§ DATA FOR THIS TASK:
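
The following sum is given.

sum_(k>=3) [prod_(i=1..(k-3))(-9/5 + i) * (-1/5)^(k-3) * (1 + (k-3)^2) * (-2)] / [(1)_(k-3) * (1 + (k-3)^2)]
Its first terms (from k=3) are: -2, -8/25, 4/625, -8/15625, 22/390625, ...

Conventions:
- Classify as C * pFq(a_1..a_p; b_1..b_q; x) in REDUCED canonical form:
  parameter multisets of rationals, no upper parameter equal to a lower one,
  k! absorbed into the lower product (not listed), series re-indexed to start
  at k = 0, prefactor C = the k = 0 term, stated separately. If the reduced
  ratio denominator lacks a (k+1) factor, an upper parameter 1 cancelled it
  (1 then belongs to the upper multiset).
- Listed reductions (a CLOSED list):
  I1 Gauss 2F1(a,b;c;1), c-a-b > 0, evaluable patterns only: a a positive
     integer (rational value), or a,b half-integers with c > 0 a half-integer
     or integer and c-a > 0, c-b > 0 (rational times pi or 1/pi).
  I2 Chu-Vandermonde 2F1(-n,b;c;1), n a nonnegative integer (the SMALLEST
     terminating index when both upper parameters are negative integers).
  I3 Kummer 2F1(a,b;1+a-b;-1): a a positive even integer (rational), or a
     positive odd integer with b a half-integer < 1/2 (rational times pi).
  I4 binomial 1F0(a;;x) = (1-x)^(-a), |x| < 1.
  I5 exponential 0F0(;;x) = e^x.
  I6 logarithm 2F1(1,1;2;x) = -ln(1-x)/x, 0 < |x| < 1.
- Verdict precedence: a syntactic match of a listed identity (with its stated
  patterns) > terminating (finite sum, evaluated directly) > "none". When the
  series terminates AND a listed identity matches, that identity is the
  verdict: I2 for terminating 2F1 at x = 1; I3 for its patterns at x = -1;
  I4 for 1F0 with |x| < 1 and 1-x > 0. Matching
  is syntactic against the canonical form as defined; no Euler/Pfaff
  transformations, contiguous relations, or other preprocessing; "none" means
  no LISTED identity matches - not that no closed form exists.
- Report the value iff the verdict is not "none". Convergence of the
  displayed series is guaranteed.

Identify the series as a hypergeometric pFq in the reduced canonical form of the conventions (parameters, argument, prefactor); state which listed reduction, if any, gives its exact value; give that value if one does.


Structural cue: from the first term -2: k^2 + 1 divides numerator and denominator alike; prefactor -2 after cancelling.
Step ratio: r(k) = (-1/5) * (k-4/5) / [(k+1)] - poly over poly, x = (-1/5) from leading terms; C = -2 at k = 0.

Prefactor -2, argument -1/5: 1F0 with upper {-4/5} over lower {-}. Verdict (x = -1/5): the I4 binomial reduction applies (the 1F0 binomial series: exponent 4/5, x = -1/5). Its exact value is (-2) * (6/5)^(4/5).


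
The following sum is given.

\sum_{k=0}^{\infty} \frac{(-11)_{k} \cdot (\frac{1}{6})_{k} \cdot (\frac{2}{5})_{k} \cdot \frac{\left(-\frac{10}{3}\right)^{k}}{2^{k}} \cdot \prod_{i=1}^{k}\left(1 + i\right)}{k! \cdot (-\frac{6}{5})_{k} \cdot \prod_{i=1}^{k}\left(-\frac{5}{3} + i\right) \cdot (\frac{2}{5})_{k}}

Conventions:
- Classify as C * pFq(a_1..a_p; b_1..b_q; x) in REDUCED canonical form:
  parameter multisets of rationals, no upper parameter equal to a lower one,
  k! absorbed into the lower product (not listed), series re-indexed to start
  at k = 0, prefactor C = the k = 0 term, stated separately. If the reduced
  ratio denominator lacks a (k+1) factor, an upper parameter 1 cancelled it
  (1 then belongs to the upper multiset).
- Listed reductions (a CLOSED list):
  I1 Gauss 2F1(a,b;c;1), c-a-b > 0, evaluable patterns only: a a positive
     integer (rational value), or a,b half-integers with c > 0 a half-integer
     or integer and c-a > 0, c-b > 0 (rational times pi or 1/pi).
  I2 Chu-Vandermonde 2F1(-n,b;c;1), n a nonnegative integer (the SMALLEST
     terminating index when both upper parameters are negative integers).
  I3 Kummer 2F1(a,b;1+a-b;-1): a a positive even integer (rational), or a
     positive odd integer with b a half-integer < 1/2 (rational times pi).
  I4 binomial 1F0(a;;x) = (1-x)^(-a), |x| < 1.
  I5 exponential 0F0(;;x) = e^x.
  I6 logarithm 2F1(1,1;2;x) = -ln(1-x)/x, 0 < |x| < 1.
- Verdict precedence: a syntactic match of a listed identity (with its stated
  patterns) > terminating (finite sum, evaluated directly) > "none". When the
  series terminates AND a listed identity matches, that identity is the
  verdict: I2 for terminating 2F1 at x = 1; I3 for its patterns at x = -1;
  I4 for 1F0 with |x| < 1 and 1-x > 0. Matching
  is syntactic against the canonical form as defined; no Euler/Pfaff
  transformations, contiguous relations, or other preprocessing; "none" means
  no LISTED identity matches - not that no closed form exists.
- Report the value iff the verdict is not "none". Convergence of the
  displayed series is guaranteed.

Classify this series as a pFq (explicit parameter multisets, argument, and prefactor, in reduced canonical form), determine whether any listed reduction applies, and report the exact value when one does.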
* * *
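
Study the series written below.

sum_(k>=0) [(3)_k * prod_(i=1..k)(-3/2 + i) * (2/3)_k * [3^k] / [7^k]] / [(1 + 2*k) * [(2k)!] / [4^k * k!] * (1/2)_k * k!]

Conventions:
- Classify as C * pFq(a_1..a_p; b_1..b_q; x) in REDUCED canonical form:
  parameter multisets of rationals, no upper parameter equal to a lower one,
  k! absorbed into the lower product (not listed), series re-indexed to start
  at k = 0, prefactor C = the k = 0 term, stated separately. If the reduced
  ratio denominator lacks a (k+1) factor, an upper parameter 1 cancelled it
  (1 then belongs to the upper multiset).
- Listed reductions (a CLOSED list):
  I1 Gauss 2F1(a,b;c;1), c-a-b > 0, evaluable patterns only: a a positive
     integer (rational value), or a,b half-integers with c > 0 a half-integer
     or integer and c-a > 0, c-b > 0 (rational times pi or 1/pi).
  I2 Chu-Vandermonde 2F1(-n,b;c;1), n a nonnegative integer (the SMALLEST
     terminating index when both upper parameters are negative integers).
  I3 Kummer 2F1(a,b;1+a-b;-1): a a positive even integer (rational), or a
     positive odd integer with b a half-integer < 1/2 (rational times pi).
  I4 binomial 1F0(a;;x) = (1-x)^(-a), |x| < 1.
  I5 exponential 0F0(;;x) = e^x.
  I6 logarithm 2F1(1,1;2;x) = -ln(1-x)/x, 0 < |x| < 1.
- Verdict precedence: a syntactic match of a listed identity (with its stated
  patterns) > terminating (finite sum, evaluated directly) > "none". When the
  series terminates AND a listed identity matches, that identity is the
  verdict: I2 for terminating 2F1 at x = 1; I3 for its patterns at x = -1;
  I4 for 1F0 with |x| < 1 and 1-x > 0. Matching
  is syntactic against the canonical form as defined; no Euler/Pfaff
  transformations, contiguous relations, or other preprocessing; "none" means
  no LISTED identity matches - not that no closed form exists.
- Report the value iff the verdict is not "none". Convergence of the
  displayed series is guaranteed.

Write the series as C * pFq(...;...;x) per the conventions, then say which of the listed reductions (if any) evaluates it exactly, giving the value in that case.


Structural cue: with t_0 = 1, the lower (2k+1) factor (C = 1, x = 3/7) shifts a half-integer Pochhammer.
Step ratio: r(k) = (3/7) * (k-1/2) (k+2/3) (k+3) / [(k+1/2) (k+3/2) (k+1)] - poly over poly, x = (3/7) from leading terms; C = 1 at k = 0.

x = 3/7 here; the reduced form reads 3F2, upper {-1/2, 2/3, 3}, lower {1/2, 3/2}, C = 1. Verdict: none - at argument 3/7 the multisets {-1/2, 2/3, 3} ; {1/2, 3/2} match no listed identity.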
---
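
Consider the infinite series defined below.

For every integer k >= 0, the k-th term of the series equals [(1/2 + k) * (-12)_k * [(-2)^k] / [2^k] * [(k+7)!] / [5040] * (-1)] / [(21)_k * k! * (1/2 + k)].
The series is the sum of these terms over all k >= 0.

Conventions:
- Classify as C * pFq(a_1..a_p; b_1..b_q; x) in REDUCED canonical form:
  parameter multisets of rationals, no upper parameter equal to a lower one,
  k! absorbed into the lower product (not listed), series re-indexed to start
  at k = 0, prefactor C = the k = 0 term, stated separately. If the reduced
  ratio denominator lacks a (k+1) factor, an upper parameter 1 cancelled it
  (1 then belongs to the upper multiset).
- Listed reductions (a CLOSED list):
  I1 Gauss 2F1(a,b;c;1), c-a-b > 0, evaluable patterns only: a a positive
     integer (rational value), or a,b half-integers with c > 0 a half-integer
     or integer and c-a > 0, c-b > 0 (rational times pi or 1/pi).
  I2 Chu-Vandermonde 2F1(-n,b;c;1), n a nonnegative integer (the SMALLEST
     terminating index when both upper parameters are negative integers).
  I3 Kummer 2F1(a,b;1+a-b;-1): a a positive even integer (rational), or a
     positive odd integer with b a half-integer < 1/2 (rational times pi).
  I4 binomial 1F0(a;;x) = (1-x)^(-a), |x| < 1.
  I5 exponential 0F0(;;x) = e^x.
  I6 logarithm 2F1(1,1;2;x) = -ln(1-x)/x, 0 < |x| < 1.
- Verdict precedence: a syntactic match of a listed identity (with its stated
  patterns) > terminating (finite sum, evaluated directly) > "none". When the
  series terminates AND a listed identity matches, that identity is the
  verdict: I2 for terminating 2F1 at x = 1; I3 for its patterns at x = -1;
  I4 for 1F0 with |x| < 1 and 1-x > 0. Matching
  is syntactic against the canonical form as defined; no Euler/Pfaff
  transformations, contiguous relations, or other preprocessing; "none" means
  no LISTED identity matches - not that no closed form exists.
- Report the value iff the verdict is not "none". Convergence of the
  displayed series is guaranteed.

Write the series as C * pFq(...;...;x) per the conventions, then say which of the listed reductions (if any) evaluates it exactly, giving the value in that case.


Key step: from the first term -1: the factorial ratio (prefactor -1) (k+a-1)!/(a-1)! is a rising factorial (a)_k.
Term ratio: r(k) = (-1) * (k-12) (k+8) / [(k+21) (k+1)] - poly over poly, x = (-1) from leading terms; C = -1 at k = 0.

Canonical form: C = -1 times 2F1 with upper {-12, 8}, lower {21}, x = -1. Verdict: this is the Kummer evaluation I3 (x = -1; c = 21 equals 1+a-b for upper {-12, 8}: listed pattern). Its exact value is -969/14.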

§ WHAT YOU WILL DO: Scan the records above for the string "below", then select every line that holds it.

§ ANSWER FOR THE TASK:
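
Study the series written below.
Consider the infinite series defined below.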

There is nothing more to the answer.